- [EXERCISE DESCRIPTION]
A faithful transcription of all the data is required.

***** EXERCISE MATERIALS *****

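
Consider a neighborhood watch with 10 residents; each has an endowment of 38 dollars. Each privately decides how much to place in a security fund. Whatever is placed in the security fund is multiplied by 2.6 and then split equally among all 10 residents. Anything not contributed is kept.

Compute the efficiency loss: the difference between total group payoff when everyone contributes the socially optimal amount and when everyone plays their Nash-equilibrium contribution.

Each contributed unit returns 2.6/10 = 0.2600 to its contributor — below 1 — so contributing 0 is dominant for every player. At the Nash equilibrium everyone keeps their 38, and the group total is 10 × 38 = 380.
Each contributed unit returns 2.600 to the group as a whole (0.2600 to each of 10 players), which exceeds 1, so the social optimum is full contribution: group total = 2.600 × 380 = 988.00.
Efficiency loss = 988.00 − 380 = 608.00.

608.00 dollars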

*****

- [YOUR RESPONSE]
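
Consider a neighborhood watch with 10 residents; each has an endowment of 38 dollars. Each privately decides how much to place in a security fund. Whatever is placed in the security fund is multiplied by 2.6 and then split equally among all 10 residents. Anything not contributed is kept.

Compute the efficiency loss: the difference between total group payoff when everyone contributes the socially optimal amount and when everyone plays their Nash-equilibrium contribution.

Each contributed unit returns 2.6/10 = 0.2600 to its contributor — below 1 — so contributing 0 is dominant for every player. At the Nash equilibrium everyone keeps their 38, and the group total is 10 × 38 = 380.
Each contributed unit returns 2.600 to the group as a whole (0.2600 to each of 10 players), which exceeds 1, so the social optimum is full contribution: group total = 2.600 × 380 = 988.00.
Efficiency loss = 988.00 − 380 = 608.00.

608.00 dollars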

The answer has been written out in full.